#### TASK TO COMPLETE
Each line below should be written out again exactly.

#### DATA FOR THIS TASK
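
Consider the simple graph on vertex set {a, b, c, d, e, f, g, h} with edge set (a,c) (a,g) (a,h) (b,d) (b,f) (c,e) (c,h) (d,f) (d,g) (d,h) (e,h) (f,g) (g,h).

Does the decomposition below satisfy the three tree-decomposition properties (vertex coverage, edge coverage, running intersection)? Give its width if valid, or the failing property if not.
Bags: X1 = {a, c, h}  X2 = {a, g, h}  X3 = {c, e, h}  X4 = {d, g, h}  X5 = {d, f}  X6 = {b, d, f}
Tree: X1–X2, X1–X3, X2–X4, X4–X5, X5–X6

A tree decomposition must satisfy three properties: every vertex lies in some bag; for every edge, both endpoints lie together in some bag; and for every vertex, the bags containing it form a connected subtree. Here edge (g,f) lies in no bag, so the decomposition is invalid.

No — edge (g,f) lies in no bag.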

#### ANSWER
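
Consider the simple graph on vertex set {a, b, c, d, e, f, g, h} with edge set (a,c) (a,g) (a,h) (b,d) (b,f) (c,e) (c,h) (d,f) (d,g) (d,h) (e,h) (f,g) (g,h).

Does the decomposition below satisfy the three tree-decomposition properties (vertex coverage, edge coverage, running intersection)? Give its width if valid, or the failing property if not.
Bags: X1 = {a, c, h}  X2 = {a, g, h}  X3 = {c, e, h}  X4 = {d, g, h}  X5 = {d, f}  X6 = {b, d, f}
Tree: X1–X2, X1–X3, X2–X4, X4–X5, X5–X6

A tree decomposition must satisfy three properties: every vertex lies in some bag; for every edge, both endpoints lie together in some bag; and for every vertex, the bags containing it form a connected subtree. Here edge (g,f) lies in no bag, so the decomposition is invalid.

No — edge (g,f) lies in no bag.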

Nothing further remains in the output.